**WORK TASK**
Each entry should appear in the answer exactly as written.

**RECORDS SHOWN**
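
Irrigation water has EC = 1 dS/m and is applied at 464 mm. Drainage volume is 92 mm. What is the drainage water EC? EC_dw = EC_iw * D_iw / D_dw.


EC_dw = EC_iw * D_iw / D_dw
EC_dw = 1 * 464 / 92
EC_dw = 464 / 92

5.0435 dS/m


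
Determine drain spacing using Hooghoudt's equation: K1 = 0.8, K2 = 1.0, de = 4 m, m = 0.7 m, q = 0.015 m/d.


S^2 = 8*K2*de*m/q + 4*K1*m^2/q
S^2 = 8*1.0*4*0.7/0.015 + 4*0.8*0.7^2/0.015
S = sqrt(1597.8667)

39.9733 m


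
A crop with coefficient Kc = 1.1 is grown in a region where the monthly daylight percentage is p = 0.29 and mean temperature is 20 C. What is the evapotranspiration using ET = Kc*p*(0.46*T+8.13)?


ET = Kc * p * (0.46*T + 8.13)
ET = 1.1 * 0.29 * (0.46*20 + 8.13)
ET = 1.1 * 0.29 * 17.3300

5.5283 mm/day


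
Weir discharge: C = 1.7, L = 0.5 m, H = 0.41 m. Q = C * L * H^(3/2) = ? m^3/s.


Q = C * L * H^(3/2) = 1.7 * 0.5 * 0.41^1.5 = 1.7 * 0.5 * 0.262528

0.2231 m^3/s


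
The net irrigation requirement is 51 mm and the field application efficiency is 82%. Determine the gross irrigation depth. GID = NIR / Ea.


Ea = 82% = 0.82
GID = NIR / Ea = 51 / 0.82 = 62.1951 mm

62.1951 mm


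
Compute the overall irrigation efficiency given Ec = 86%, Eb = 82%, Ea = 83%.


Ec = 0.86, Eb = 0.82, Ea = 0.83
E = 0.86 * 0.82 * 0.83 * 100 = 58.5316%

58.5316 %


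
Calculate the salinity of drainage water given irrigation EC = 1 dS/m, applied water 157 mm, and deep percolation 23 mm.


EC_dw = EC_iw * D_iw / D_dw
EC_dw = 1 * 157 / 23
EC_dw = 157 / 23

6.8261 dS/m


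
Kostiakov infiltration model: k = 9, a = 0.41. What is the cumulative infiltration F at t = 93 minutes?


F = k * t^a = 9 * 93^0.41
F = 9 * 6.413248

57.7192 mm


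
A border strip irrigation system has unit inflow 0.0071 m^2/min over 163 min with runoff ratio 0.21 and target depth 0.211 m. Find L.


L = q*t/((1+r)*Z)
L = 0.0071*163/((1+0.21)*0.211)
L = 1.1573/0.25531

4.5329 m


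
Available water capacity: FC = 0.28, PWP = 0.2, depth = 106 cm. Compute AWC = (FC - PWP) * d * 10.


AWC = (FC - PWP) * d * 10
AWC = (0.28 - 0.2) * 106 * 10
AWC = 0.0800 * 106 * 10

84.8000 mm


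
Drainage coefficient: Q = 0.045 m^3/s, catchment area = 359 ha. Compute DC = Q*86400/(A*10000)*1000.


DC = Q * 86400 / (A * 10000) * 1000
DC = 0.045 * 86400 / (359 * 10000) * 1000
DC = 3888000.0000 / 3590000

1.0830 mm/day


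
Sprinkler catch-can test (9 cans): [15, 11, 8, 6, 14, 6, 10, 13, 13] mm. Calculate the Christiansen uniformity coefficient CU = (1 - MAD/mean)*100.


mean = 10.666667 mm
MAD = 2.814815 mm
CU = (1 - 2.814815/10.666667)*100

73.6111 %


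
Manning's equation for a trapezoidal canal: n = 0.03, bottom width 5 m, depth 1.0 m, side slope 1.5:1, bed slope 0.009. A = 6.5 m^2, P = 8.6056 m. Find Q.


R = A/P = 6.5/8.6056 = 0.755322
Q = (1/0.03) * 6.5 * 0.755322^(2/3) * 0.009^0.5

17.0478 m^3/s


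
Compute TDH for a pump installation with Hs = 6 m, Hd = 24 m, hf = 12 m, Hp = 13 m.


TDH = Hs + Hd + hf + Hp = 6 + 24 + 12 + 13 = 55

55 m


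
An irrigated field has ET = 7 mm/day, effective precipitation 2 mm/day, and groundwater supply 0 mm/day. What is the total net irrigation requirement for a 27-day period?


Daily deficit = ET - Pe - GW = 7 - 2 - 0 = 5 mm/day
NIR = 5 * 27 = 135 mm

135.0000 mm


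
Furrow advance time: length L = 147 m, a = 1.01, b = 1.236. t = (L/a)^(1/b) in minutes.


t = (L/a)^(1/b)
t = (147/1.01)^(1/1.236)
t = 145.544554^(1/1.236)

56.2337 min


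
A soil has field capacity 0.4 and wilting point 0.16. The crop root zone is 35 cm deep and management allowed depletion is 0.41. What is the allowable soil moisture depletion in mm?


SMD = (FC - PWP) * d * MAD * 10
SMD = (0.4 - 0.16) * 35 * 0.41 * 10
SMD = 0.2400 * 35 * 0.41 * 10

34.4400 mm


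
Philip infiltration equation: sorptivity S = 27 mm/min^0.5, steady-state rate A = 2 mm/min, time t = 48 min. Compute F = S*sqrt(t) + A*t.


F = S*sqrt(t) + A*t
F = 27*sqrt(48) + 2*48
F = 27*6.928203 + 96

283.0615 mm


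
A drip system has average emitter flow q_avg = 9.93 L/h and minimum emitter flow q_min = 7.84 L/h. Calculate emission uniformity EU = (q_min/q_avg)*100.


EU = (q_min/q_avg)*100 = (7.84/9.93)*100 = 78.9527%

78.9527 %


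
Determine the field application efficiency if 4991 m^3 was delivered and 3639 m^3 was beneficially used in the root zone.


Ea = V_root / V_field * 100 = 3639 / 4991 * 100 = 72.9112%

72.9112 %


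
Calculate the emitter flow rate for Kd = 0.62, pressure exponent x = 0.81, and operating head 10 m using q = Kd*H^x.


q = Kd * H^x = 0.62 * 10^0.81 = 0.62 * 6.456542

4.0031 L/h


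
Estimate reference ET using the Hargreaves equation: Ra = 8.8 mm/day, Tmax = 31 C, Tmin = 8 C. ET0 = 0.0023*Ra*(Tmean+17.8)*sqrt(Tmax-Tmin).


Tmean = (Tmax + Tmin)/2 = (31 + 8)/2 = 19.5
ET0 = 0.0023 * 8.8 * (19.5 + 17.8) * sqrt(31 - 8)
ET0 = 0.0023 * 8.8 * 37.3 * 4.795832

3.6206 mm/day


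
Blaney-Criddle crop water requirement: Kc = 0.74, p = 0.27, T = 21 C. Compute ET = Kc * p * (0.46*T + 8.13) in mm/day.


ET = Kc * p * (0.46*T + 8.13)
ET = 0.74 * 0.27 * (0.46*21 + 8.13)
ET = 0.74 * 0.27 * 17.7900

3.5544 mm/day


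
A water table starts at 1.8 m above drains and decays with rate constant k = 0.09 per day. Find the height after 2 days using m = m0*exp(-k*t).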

**ANSWER**
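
Irrigation water has EC = 1 dS/m and is applied at 464 mm. Drainage volume is 92 mm. What is the drainage water EC? EC_dw = EC_iw * D_iw / D_dw.


EC_dw = EC_iw * D_iw / D_dw
EC_dw = 1 * 464 / 92
EC_dw = 464 / 92

5.0435 dS/m


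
Determine drain spacing using Hooghoudt's equation: K1 = 0.8, K2 = 1.0, de = 4 m, m = 0.7 m, q = 0.015 m/d.


S^2 = 8*K2*de*m/q + 4*K1*m^2/q
S^2 = 8*1.0*4*0.7/0.015 + 4*0.8*0.7^2/0.015
S = sqrt(1597.8667)

39.9733 m


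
A crop with coefficient Kc = 1.1 is grown in a region where the monthly daylight percentage is p = 0.29 and mean temperature is 20 C. What is the evapotranspiration using ET = Kc*p*(0.46*T+8.13)?


ET = Kc * p * (0.46*T + 8.13)
ET = 1.1 * 0.29 * (0.46*20 + 8.13)
ET = 1.1 * 0.29 * 17.3300

5.5283 mm/day


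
Weir discharge: C = 1.7, L = 0.5 m, H = 0.41 m. Q = C * L * H^(3/2) = ? m^3/s.


Q = C * L * H^(3/2) = 1.7 * 0.5 * 0.41^1.5 = 1.7 * 0.5 * 0.262528

0.2231 m^3/s


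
The net irrigation requirement is 51 mm and the field application efficiency is 82%. Determine the gross irrigation depth. GID = NIR / Ea.


Ea = 82% = 0.82
GID = NIR / Ea = 51 / 0.82 = 62.1951 mm

62.1951 mm


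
Compute the overall irrigation efficiency given Ec = 86%, Eb = 82%, Ea = 83%.


Ec = 0.86, Eb = 0.82, Ea = 0.83
E = 0.86 * 0.82 * 0.83 * 100 = 58.5316%

58.5316 %


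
Calculate the salinity of drainage water given irrigation EC = 1 dS/m, applied water 157 mm, and deep percolation 23 mm.


EC_dw = EC_iw * D_iw / D_dw
EC_dw = 1 * 157 / 23
EC_dw = 157 / 23

6.8261 dS/m


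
Kostiakov infiltration model: k = 9, a = 0.41. What is the cumulative infiltration F at t = 93 minutes?


F = k * t^a = 9 * 93^0.41
F = 9 * 6.413248

57.7192 mm


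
A border strip irrigation system has unit inflow 0.0071 m^2/min over 163 min with runoff ratio 0.21 and target depth 0.211 m. Find L.


L = q*t/((1+r)*Z)
L = 0.0071*163/((1+0.21)*0.211)
L = 1.1573/0.25531

4.5329 m


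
Available water capacity: FC = 0.28, PWP = 0.2, depth = 106 cm. Compute AWC = (FC - PWP) * d * 10.


AWC = (FC - PWP) * d * 10
AWC = (0.28 - 0.2) * 106 * 10
AWC = 0.0800 * 106 * 10

84.8000 mm


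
Drainage coefficient: Q = 0.045 m^3/s, catchment area = 359 ha. Compute DC = Q*86400/(A*10000)*1000.


DC = Q * 86400 / (A * 10000) * 1000
DC = 0.045 * 86400 / (359 * 10000) * 1000
DC = 3888000.0000 / 3590000

1.0830 mm/day


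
Sprinkler catch-can test (9 cans): [15, 11, 8, 6, 14, 6, 10, 13, 13] mm. Calculate the Christiansen uniformity coefficient CU = (1 - MAD/mean)*100.


mean = 10.666667 mm
MAD = 2.814815 mm
CU = (1 - 2.814815/10.666667)*100

73.6111 %


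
Manning's equation for a trapezoidal canal: n = 0.03, bottom width 5 m, depth 1.0 m, side slope 1.5:1, bed slope 0.009. A = 6.5 m^2, P = 8.6056 m. Find Q.


R = A/P = 6.5/8.6056 = 0.755322
Q = (1/0.03) * 6.5 * 0.755322^(2/3) * 0.009^0.5

17.0478 m^3/s


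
Compute TDH for a pump installation with Hs = 6 m, Hd = 24 m, hf = 12 m, Hp = 13 m.


TDH = Hs + Hd + hf + Hp = 6 + 24 + 12 + 13 = 55

55 m


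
An irrigated field has ET = 7 mm/day, effective precipitation 2 mm/day, and groundwater supply 0 mm/day. What is the total net irrigation requirement for a 27-day period?


Daily deficit = ET - Pe - GW = 7 - 2 - 0 = 5 mm/day
NIR = 5 * 27 = 135 mm

135.0000 mm


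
Furrow advance time: length L = 147 m, a = 1.01, b = 1.236. t = (L/a)^(1/b) in minutes.


t = (L/a)^(1/b)
t = (147/1.01)^(1/1.236)
t = 145.544554^(1/1.236)

56.2337 min


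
A soil has field capacity 0.4 and wilting point 0.16. The crop root zone is 35 cm deep and management allowed depletion is 0.41. What is the allowable soil moisture depletion in mm?


SMD = (FC - PWP) * d * MAD * 10
SMD = (0.4 - 0.16) * 35 * 0.41 * 10
SMD = 0.2400 * 35 * 0.41 * 10

34.4400 mm


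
Philip infiltration equation: sorptivity S = 27 mm/min^0.5, steady-state rate A = 2 mm/min, time t = 48 min. Compute F = S*sqrt(t) + A*t.


F = S*sqrt(t) + A*t
F = 27*sqrt(48) + 2*48
F = 27*6.928203 + 96

283.0615 mm


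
A drip system has average emitter flow q_avg = 9.93 L/h and minimum emitter flow q_min = 7.84 L/h. Calculate emission uniformity EU = (q_min/q_avg)*100.


EU = (q_min/q_avg)*100 = (7.84/9.93)*100 = 78.9527%

78.9527 %


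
Determine the field application efficiency if 4991 m^3 was delivered and 3639 m^3 was beneficially used in the root zone.


Ea = V_root / V_field * 100 = 3639 / 4991 * 100 = 72.9112%

72.9112 %


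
Calculate the emitter flow rate for Kd = 0.62, pressure exponent x = 0.81, and operating head 10 m using q = Kd*H^x.


q = Kd * H^x = 0.62 * 10^0.81 = 0.62 * 6.456542

4.0031 L/h


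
Estimate reference ET using the Hargreaves equation: Ra = 8.8 mm/day, Tmax = 31 C, Tmin = 8 C. ET0 = 0.0023*Ra*(Tmean+17.8)*sqrt(Tmax-Tmin).


Tmean = (Tmax + Tmin)/2 = (31 + 8)/2 = 19.5
ET0 = 0.0023 * 8.8 * (19.5 + 17.8) * sqrt(31 - 8)
ET0 = 0.0023 * 8.8 * 37.3 * 4.795832

3.6206 mm/day


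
Blaney-Criddle crop water requirement: Kc = 0.74, p = 0.27, T = 21 C. Compute ET = Kc * p * (0.46*T + 8.13) in mm/day.


ET = Kc * p * (0.46*T + 8.13)
ET = 0.74 * 0.27 * (0.46*21 + 8.13)
ET = 0.74 * 0.27 * 17.7900

3.5544 mm/day


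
A water table starts at 1.8 m above drains and decays with rate constant k = 0.09 per day. Find the height after 2 days using m = m0*exp(-k*t).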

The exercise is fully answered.